Your answer must hold only the lines below from the line containing "What CIDR prefix" through the line containing "215.238.0.0/15 via 9.84.242.124 dev eth1", each reproduced exactly.

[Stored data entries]
----
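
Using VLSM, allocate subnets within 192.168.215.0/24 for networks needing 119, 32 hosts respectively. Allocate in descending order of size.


119 hosts -> /25 (126 usable): 192.168.215.0/25
32 hosts -> /26 (62 usable): 192.168.215.128/26
Allocation: 192.168.215.0/25 (119 hosts, 126 usable); 192.168.215.128/26 (32 hosts, 62 usable)


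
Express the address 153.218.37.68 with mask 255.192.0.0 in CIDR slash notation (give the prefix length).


Binary: 11111111.11000000.00000000.00000000
Count leading 1s
Prefix: /10


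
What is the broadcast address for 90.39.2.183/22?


Network: 90.39.0.0/22
Host bits = 10
Set all host bits to 1:
Broadcast: 90.39.3.255


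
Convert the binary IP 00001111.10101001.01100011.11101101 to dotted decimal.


00001111 = 15
10101001 = 169
01100011 = 99
11101101 = 237
IP: 15.169.99.237


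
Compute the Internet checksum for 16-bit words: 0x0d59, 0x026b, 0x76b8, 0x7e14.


Sum all words (with carry folding):
+ 0x0d59 = 0x0d59
+ 0x026b = 0x0fc4
+ 0x76b8 = 0x867c
+ 0x7e14 = 0x0491
One's complement: ~0x0491
Checksum = 0xfb6e


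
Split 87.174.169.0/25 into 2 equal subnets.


New prefix = 25 + 1 = 26
Each subnet has 64 addresses
  87.174.169.0/26
  87.174.169.64/26
Subnets: 87.174.169.0/26, 87.174.169.64/26


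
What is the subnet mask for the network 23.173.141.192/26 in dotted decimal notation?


/26 means 26 network bits, 6 host bits
Binary: 11111111111111111111111111000000
Mask: 255.255.255.192


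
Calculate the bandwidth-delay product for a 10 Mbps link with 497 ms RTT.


BDP = bandwidth * RTT
= 10 Mbps * 497 ms
= 10 * 1e6 * 497 / 1000 bits
= 4970000 bits
= 621250 bytes
= 606.6895 KB
BDP = 4970000 bits (621250 bytes)


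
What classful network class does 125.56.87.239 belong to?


First octet: 125
Binary: 01111101
0xxxxxxx -> Class A (1-126)
Class A, default mask 255.0.0.0 (/8)


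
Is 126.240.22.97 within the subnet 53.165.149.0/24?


Subnet network: 53.165.149.0
Test IP AND mask: 126.240.22.0
No, 126.240.22.97 is not in 53.165.149.0/24


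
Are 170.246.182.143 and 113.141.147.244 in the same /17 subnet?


Mask: 255.255.128.0
170.246.182.143 AND mask = 170.246.128.0
113.141.147.244 AND mask = 113.141.128.0
No, different subnets (170.246.128.0 vs 113.141.128.0)


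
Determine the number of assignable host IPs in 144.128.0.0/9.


Host bits = 32 - 9 = 23
Total addresses = 2^23 = 8388608
Usable = total - 2 (network and broadcast)
Usable hosts: 8388606


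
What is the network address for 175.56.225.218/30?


IP:   10101111.00111000.11100001.11011010
Mask: 11111111.11111111.11111111.11111100
AND operation:
Net:  10101111.00111000.11100001.11011000
Network: 175.56.225.216/30


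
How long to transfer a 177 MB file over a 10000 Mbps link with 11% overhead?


Effective throughput = 10000 * (1 - 11/100) = 8900 Mbps
File size in Mb = 177 * 8 = 1416 Mb
Time = 1416 / 8900
Time = 0.1591 seconds


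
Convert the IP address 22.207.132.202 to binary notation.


22 = 00010110
207 = 11001111
132 = 10000100
202 = 11001010
Binary: 00010110.11001111.10000100.11001010


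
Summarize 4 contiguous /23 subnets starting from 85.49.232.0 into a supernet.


Original prefix: /23
Number of subnets: 4 = 2^2
New prefix = 23 - 2 = 21
Supernet: 85.49.232.0/21


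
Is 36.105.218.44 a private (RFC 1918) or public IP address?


RFC 1918 private ranges:
  10.0.0.0/8 (10.0.0.0 - 10.255.255.255)
  172.16.0.0/12 (172.16.0.0 - 172.31.255.255)
  192.168.0.0/16 (192.168.0.0 - 192.168.255.255)
Public (not in any RFC 1918 range)


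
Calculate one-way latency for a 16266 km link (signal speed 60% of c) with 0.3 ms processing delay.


Speed = 0.6 * 3e5 km/s = 180000 km/s
Propagation delay = 16266 / 180000 = 0.0904 s = 90.3667 ms
Processing delay = 0.3 ms
Total one-way latency = 90.6667 ms


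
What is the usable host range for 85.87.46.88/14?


Network: 85.84.0.0
Broadcast: 85.87.255.255
First usable = network + 1
Last usable = broadcast - 1
Range: 85.84.0.1 to 85.87.255.254


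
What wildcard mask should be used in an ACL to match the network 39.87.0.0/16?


Subnet mask: 255.255.0.0
Wildcard = 255.255.255.255 - subnet mask
255 - 255 = 0
255 - 255 = 0
255 - 0 = 255
255 - 0 = 255
Wildcard: 0.0.255.255


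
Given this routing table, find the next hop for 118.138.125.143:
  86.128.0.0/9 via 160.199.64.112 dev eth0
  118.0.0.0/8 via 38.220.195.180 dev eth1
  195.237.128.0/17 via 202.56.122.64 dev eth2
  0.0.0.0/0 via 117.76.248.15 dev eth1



Longest prefix match for 118.138.125.143:
  /9 86.128.0.0: no
  /8 118.0.0.0: MATCH
  /17 195.237.128.0: no
  /0 0.0.0.0: MATCH
Selected: next-hop 38.220.195.180 via eth1 (matched /8)


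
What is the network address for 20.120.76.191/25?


IP:   00010100.01111000.01001100.10111111
Mask: 11111111.11111111.11111111.10000000
AND operation:
Net:  00010100.01111000.01001100.10000000
Network: 20.120.76.128/25


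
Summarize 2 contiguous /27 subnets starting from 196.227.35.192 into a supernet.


Original prefix: /27
Number of subnets: 2 = 2^1
New prefix = 27 - 1 = 26
Supernet: 196.227.35.192/26


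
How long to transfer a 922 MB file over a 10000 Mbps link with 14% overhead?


Effective throughput = 10000 * (1 - 14/100) = 8600 Mbps
File size in Mb = 922 * 8 = 7376 Mb
Time = 7376 / 8600
Time = 0.8577 seconds


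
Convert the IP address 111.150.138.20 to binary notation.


111 = 01101111
150 = 10010110
138 = 10001010
20 = 00010100
Binary: 01101111.10010110.10001010.00010100


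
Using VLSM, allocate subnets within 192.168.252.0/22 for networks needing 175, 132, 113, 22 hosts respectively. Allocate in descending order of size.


175 hosts -> /24 (254 usable): 192.168.252.0/24
132 hosts -> /24 (254 usable): 192.168.253.0/24
113 hosts -> /25 (126 usable): 192.168.254.0/25
22 hosts -> /27 (30 usable): 192.168.254.128/27
Allocation: 192.168.252.0/24 (175 hosts, 254 usable); 192.168.253.0/24 (132 hosts, 254 usable); 192.168.254.0/25 (113 hosts, 126 usable); 192.168.254.128/27 (22 hosts, 30 usable)


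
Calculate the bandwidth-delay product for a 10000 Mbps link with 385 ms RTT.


BDP = bandwidth * RTT
= 10000 Mbps * 385 ms
= 10000 * 1e6 * 385 / 1000 bits
= 3850000000 bits
= 481250000 bytes
= 469970.7031 KB
BDP = 3850000000 bits (481250000 bytes)


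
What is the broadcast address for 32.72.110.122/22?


Network: 32.72.108.0/22
Host bits = 10
Set all host bits to 1:
Broadcast: 32.72.111.255


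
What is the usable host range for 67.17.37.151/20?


Network: 67.17.32.0
Broadcast: 67.17.47.255
First usable = network + 1
Last usable = broadcast - 1
Range: 67.17.32.1 to 67.17.47.254


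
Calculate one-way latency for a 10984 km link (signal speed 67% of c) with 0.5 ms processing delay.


Speed = 0.67 * 3e5 km/s = 201000 km/s
Propagation delay = 10984 / 201000 = 0.0546 s = 54.6468 ms
Processing delay = 0.5 ms
Total one-way latency = 55.1468 ms


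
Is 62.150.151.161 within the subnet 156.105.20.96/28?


Subnet network: 156.105.20.96
Test IP AND mask: 62.150.151.160
No, 62.150.151.161 is not in 156.105.20.96/28


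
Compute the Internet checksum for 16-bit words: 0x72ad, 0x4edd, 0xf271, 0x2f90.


Sum all words (with carry folding):
+ 0x72ad = 0x72ad
+ 0x4edd = 0xc18a
+ 0xf271 = 0xb3fc
+ 0x2f90 = 0xe38c
One's complement: ~0xe38c
Checksum = 0x1c73


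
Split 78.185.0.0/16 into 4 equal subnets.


New prefix = 16 + 2 = 18
Each subnet has 16384 addresses
  78.185.0.0/18
  78.185.64.0/18
  78.185.128.0/18
  78.185.192.0/18
Subnets: 78.185.0.0/18, 78.185.64.0/18, 78.185.128.0/18, 78.185.192.0/18


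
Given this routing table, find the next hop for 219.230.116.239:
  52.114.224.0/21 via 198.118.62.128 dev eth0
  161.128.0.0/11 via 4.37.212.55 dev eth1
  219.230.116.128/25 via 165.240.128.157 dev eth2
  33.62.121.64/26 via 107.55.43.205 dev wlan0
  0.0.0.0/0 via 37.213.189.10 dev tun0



Longest prefix match for 219.230.116.239:
  /21 52.114.224.0: no
  /11 161.128.0.0: no
  /25 219.230.116.128: MATCH
  /26 33.62.121.64: no
  /0 0.0.0.0: MATCH
Selected: next-hop 165.240.128.157 via eth2 (matched /25)


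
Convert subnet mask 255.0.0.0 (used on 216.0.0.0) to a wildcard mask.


Subnet mask: 255.0.0.0
Wildcard = 255.255.255.255 - subnet mask
255 - 255 = 0
255 - 0 = 255
255 - 0 = 255
255 - 0 = 255
Wildcard: 0.255.255.255


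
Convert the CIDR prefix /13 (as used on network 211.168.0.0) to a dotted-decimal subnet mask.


/13 means 13 network bits, 19 host bits
Binary: 11111111111110000000000000000000
Mask: 255.248.0.0


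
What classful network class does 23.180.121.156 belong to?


First octet: 23
Binary: 00010111
0xxxxxxx -> Class A (1-126)
Class A, default mask 255.0.0.0 (/8)


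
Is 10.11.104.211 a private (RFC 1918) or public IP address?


RFC 1918 private ranges:
  10.0.0.0/8 (10.0.0.0 - 10.255.255.255)
  172.16.0.0/12 (172.16.0.0 - 172.31.255.255)
  192.168.0.0/16 (192.168.0.0 - 192.168.255.255)
Private (in 10.0.0.0/8)


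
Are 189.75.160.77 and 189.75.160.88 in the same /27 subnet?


Mask: 255.255.255.224
189.75.160.77 AND mask = 189.75.160.64
189.75.160.88 AND mask = 189.75.160.64
Yes, same subnet (189.75.160.64)


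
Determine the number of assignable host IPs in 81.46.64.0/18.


Host bits = 32 - 18 = 14
Total addresses = 2^14 = 16384
Usable = total - 2 (network and broadcast)
Usable hosts: 16382


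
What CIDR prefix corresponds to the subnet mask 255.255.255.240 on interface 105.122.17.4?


Binary: 11111111.11111111.11111111.11110000
Count leading 1s
Prefix: /28


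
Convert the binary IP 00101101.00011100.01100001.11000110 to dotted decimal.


00101101 = 45
00011100 = 28
01100001 = 97
11000110 = 198
IP: 45.28.97.198


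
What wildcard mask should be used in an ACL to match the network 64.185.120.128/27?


Subnet mask: 255.255.255.224
Wildcard = 255.255.255.255 - subnet mask
255 - 255 = 0
255 - 255 = 0
255 - 255 = 0
255 - 224 = 31
Wildcard: 0.0.0.31


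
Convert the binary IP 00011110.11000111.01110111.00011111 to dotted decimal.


00011110 = 30
11000111 = 199
01110111 = 119
00011111 = 31
IP: 30.199.119.31


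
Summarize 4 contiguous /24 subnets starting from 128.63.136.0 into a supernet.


Original prefix: /24
Number of subnets: 4 = 2^2
New prefix = 24 - 2 = 22
Supernet: 128.63.136.0/22


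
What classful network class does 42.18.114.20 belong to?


First octet: 42
Binary: 00101010
0xxxxxxx -> Class A (1-126)
Class A, default mask 255.0.0.0 (/8)


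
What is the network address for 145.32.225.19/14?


IP:   10010001.00100000.11100001.00010011
Mask: 11111111.11111100.00000000.00000000
AND operation:
Net:  10010001.00100000.00000000.00000000
Network: 145.32.0.0/14


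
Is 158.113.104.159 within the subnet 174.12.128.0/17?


Subnet network: 174.12.128.0
Test IP AND mask: 158.113.0.0
No, 158.113.104.159 is not in 174.12.128.0/17


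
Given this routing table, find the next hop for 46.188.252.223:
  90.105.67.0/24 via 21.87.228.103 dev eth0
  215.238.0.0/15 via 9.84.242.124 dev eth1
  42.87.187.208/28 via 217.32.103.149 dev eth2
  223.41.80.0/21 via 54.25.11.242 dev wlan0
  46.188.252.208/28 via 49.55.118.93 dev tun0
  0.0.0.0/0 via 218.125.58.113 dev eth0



Longest prefix match for 46.188.252.223:
  /24 90.105.67.0: no
  /15 215.238.0.0: no
  /28 42.87.187.208: no
  /21 223.41.80.0: no
  /28 46.188.252.208: MATCH
  /0 0.0.0.0: MATCH
Selected: next-hop 49.55.118.93 via tun0 (matched /28)


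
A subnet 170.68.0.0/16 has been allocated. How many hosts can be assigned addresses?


Host bits = 32 - 16 = 16
Total addresses = 2^16 = 65536
Usable = total - 2 (network and broadcast)
Usable hosts: 65534


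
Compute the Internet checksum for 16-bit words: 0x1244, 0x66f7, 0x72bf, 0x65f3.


Sum all words (with carry folding):
+ 0x1244 = 0x1244
+ 0x66f7 = 0x793b
+ 0x72bf = 0xebfa
+ 0x65f3 = 0x51ee
One's complement: ~0x51ee
Checksum = 0xae11


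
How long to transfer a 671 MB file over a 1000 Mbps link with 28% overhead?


Effective throughput = 1000 * (1 - 28/100) = 720 Mbps
File size in Mb = 671 * 8 = 5368 Mb
Time = 5368 / 720
Time = 7.4556 seconds


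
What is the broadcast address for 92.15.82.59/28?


Network: 92.15.82.48/28
Host bits = 4
Set all host bits to 1:
Broadcast: 92.15.82.63


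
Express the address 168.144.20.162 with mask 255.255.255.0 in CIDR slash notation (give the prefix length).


Binary: 11111111.11111111.11111111.00000000
Count leading 1s
Prefix: /24


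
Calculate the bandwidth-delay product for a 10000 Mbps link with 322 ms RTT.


BDP = bandwidth * RTT
= 10000 Mbps * 322 ms
= 10000 * 1e6 * 322 / 1000 bits
= 3220000000 bits
= 402500000 bytes
= 393066.4062 KB
BDP = 3220000000 bits (402500000 bytes)


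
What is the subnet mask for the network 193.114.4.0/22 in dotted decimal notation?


/22 means 22 network bits, 10 host bits
Binary: 11111111111111111111110000000000
Mask: 255.255.252.0


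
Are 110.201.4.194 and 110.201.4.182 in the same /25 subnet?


Mask: 255.255.255.128
110.201.4.194 AND mask = 110.201.4.128
110.201.4.182 AND mask = 110.201.4.128
Yes, same subnet (110.201.4.128)


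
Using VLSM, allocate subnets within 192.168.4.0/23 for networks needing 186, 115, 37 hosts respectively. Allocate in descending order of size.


186 hosts -> /24 (254 usable): 192.168.4.0/24
115 hosts -> /25 (126 usable): 192.168.5.0/25
37 hosts -> /26 (62 usable): 192.168.5.128/26
Allocation: 192.168.4.0/24 (186 hosts, 254 usable); 192.168.5.0/25 (115 hosts, 126 usable); 192.168.5.128/26 (37 hosts, 62 usable)


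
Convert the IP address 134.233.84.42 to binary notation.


134 = 10000110
233 = 11101001
84 = 01010100
42 = 00101010
Binary: 10000110.11101001.01010100.00101010


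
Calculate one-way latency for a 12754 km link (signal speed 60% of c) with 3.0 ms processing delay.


Speed = 0.6 * 3e5 km/s = 180000 km/s
Propagation delay = 12754 / 180000 = 0.0709 s = 70.8556 ms
Processing delay = 3.0 ms
Total one-way latency = 73.8556 ms


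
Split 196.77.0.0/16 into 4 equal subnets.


New prefix = 16 + 2 = 18
Each subnet has 16384 addresses
  196.77.0.0/18
  196.77.64.0/18
  196.77.128.0/18
  196.77.192.0/18
Subnets: 196.77.0.0/18, 196.77.64.0/18, 196.77.128.0/18, 196.77.192.0/18


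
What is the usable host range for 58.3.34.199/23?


Network: 58.3.34.0
Broadcast: 58.3.35.255
First usable = network + 1
Last usable = broadcast - 1
Range: 58.3.34.1 to 58.3.35.254


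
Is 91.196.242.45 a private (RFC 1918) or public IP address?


RFC 1918 private ranges:
  10.0.0.0/8 (10.0.0.0 - 10.255.255.255)
  172.16.0.0/12 (172.16.0.0 - 172.31.255.255)
  192.168.0.0/16 (192.168.0.0 - 192.168.255.255)
Public (not in any RFC 1918 range)


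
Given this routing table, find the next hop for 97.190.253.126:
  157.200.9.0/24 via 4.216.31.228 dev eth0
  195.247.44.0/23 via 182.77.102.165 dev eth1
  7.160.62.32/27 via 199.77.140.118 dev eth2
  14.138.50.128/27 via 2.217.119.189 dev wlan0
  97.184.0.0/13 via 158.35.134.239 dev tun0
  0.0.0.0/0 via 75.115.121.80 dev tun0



Longest prefix match for 97.190.253.126:
  /24 157.200.9.0: no
  /23 195.247.44.0: no
  /27 7.160.62.32: no
  /27 14.138.50.128: no
  /13 97.184.0.0: MATCH
  /0 0.0.0.0: MATCH
Selected: next-hop 158.35.134.239 via tun0 (matched /13)


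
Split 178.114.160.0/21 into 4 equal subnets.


New prefix = 21 + 2 = 23
Each subnet has 512 addresses
  178.114.160.0/23
  178.114.162.0/23
  178.114.164.0/23
  178.114.166.0/23
Subnets: 178.114.160.0/23, 178.114.162.0/23, 178.114.164.0/23, 178.114.166.0/23


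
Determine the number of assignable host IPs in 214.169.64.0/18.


Host bits = 32 - 18 = 14
Total addresses = 2^14 = 16384
Usable = total - 2 (network and broadcast)
Usable hosts: 16382


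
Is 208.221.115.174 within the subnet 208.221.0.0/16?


Subnet network: 208.221.0.0
Test IP AND mask: 208.221.0.0
Yes, 208.221.115.174 is in 208.221.0.0/16


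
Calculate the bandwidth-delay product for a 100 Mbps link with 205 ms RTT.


BDP = bandwidth * RTT
= 100 Mbps * 205 ms
= 100 * 1e6 * 205 / 1000 bits
= 20500000 bits
= 2562500 bytes
= 2502.4414 KB
BDP = 20500000 bits (2562500 bytes)


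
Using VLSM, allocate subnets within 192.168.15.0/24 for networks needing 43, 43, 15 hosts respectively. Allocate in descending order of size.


43 hosts -> /26 (62 usable): 192.168.15.0/26
43 hosts -> /26 (62 usable): 192.168.15.64/26
15 hosts -> /27 (30 usable): 192.168.15.128/27
Allocation: 192.168.15.0/26 (43 hosts, 62 usable); 192.168.15.64/26 (43 hosts, 62 usable); 192.168.15.128/27 (15 hosts, 30 usable)


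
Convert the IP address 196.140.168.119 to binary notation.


196 = 11000100
140 = 10001100
168 = 10101000
119 = 01110111
Binary: 11000100.10001100.10101000.01110111


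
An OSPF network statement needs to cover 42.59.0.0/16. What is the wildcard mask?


Subnet mask: 255.255.0.0
Wildcard = 255.255.255.255 - subnet mask
255 - 255 = 0
255 - 255 = 0
255 - 0 = 255
255 - 0 = 255
Wildcard: 0.0.255.255


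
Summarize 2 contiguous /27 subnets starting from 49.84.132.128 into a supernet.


Original prefix: /27
Number of subnets: 2 = 2^1
New prefix = 27 - 1 = 26
Supernet: 49.84.132.128/26


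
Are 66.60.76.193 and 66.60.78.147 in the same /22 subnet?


Mask: 255.255.252.0
66.60.76.193 AND mask = 66.60.76.0
66.60.78.147 AND mask = 66.60.76.0
Yes, same subnet (66.60.76.0)


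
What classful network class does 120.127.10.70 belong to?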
----
# Reply:
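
What CIDR prefix corresponds to the subnet mask 255.255.255.240 on interface 105.122.17.4?


Binary: 11111111.11111111.11111111.11110000
Count leading 1s
Prefix: /28


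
Convert the binary IP 00101101.00011100.01100001.11000110 to dotted decimal.


00101101 = 45
00011100 = 28
01100001 = 97
11000110 = 198
IP: 45.28.97.198


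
What wildcard mask should be used in an ACL to match the network 64.185.120.128/27?


Subnet mask: 255.255.255.224
Wildcard = 255.255.255.255 - subnet mask
255 - 255 = 0
255 - 255 = 0
255 - 255 = 0
255 - 224 = 31
Wildcard: 0.0.0.31


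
Convert the binary IP 00011110.11000111.01110111.00011111 to dotted decimal.


00011110 = 30
11000111 = 199
01110111 = 119
00011111 = 31
IP: 30.199.119.31


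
Summarize 4 contiguous /24 subnets starting from 128.63.136.0 into a supernet.


Original prefix: /24
Number of subnets: 4 = 2^2
New prefix = 24 - 2 = 22
Supernet: 128.63.136.0/22


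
What classful network class does 42.18.114.20 belong to?


First octet: 42
Binary: 00101010
0xxxxxxx -> Class A (1-126)
Class A, default mask 255.0.0.0 (/8)


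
What is the network address for 145.32.225.19/14?


IP:   10010001.00100000.11100001.00010011
Mask: 11111111.11111100.00000000.00000000
AND operation:
Net:  10010001.00100000.00000000.00000000
Network: 145.32.0.0/14


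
Is 158.113.104.159 within the subnet 174.12.128.0/17?


Subnet network: 174.12.128.0
Test IP AND mask: 158.113.0.0
No, 158.113.104.159 is not in 174.12.128.0/17


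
Given this routing table, find the next hop for 46.188.252.223:
  90.105.67.0/24 via 21.87.228.103 dev eth0
  215.238.0.0/15 via 9.84.242.124 dev eth1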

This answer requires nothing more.